Task requirements | Nothing but an exact copy of the listing should be given.

##########

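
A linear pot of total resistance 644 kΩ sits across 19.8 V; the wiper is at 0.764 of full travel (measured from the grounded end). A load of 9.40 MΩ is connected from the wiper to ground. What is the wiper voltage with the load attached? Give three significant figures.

The wiper splits the pot into (1−α)R = 152.0 kΩ above and αR = 492.0 kΩ below.
Lower section ‖ load = 467.5 kΩ.
V_wiper = 19.8 × 467.5/(152.0 + 467.5) = 14.9 V.

V ≈ 14.9 V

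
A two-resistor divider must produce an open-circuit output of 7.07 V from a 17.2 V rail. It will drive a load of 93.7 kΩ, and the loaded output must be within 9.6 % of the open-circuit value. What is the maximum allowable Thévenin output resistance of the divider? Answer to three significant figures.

Loading drop = R_th/(R_th + R_L) ≤ 0.0960, so R_th ≤ R_L · ε/(1−ε) = 93.7 kΩ × 0.0960/0.9040 = 9.95 kΩ.

R_th ≤ 9.95 kΩ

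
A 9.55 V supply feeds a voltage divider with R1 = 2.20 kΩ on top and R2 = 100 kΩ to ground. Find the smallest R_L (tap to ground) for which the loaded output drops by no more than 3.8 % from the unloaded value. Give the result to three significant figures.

R_L(min) ≈ 54.5 kΩ

Output resistance R_th = R1‖R2 = (2.20 × 100)/102.2 = 2.153 kΩ.
The fractional drop is R_th/(R_th + R_L); requiring this ≤ 0.0380 gives R_L ≥ R_th(1/0.0380 − 1) = 2.153 × 25.32 = 54.5 kΩ.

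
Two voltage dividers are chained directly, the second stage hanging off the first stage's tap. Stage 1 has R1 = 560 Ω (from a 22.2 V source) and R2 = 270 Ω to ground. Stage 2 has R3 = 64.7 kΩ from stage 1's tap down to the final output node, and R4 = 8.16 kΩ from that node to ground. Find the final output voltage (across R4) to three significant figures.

V_out ≈ 0.807 V

Stage 2 presents R3+R4 = 72860 Ω as a load on stage 1's tap.
Stage 1's lower leg becomes R2‖(R3+R4) = 269.0 Ω, so V_mid = 22.2 × 269.0/829.0 = 7.204 V.
Stage 2 is itself unloaded: V_out = V_mid × R4/(R3+R4) = 7.204 × 8160/72860 = 0.807 V.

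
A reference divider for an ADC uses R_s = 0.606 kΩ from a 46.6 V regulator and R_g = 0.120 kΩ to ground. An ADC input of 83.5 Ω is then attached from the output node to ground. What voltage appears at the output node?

V_out ≈ 3.50 V

The load sits in parallel with R_g: R_g‖R_L = (120 × 83.5) / (120 + 83.5) = 49.24 Ω.
V_out = 46.6 × 49.24 / (606 + 49.24) = 46.6 × 49.24/655.2 = 3.50 V.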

##########

Solution to this exercise |
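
A linear pot of total resistance 644 kΩ sits across 19.8 V; the wiper is at 0.764 of full travel (measured from the grounded end). A load of 9.40 MΩ is connected from the wiper to ground. What is the wiper voltage with the load attached? Give three significant figures.

The wiper splits the pot into (1−α)R = 152.0 kΩ above and αR = 492.0 kΩ below.
Lower section ‖ load = 467.5 kΩ.
V_wiper = 19.8 × 467.5/(152.0 + 467.5) = 14.9 V.

V ≈ 14.9 V

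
A two-resistor divider must produce an open-circuit output of 7.07 V from a 17.2 V rail. It will drive a load of 93.7 kΩ, and the loaded output must be within 9.6 % of the open-circuit value. What is the maximum allowable Thévenin output resistance of the divider? Answer to three significant figures.

Loading drop = R_th/(R_th + R_L) ≤ 0.0960, so R_th ≤ R_L · ε/(1−ε) = 93.7 kΩ × 0.0960/0.9040 = 9.95 kΩ.

R_th ≤ 9.95 kΩ

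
A 9.55 V supply feeds a voltage divider with R1 = 2.20 kΩ on top and R2 = 100 kΩ to ground. Find the smallest R_L (tap to ground) for which the loaded output drops by no more than 3.8 % from the unloaded value. Give the result to three significant figures.

R_L(min) ≈ 54.5 kΩ

Output resistance R_th = R1‖R2 = (2.20 × 100)/102.2 = 2.153 kΩ.
The fractional drop is R_th/(R_th + R_L); requiring this ≤ 0.0380 gives R_L ≥ R_th(1/0.0380 − 1) = 2.153 × 25.32 = 54.5 kΩ.

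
Two voltage dividers are chained directly, the second stage hanging off the first stage's tap. Stage 1 has R1 = 560 Ω (from a 22.2 V source) and R2 = 270 Ω to ground. Stage 2 has R3 = 64.7 kΩ from stage 1's tap down to the final output node, and R4 = 8.16 kΩ from that node to ground. Find the final output voltage (across R4) to three significant figures.

V_out ≈ 0.807 V

Stage 2 presents R3+R4 = 72860 Ω as a load on stage 1's tap.
Stage 1's lower leg becomes R2‖(R3+R4) = 269.0 Ω, so V_mid = 22.2 × 269.0/829.0 = 7.204 V.
Stage 2 is itself unloaded: V_out = V_mid × R4/(R3+R4) = 7.204 × 8160/72860 = 0.807 V.

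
A reference divider for an ADC uses R_s = 0.606 kΩ from a 46.6 V regulator and R_g = 0.120 kΩ to ground. An ADC input of 83.5 Ω is then attached from the output node to ground. What voltage appears at the output node?

V_out ≈ 3.50 V

The load sits in parallel with R_g: R_g‖R_L = (120 × 83.5) / (120 + 83.5) = 49.24 Ω.
V_out = 46.6 × 49.24 / (606 + 49.24) = 46.6 × 49.24/655.2 = 3.50 V.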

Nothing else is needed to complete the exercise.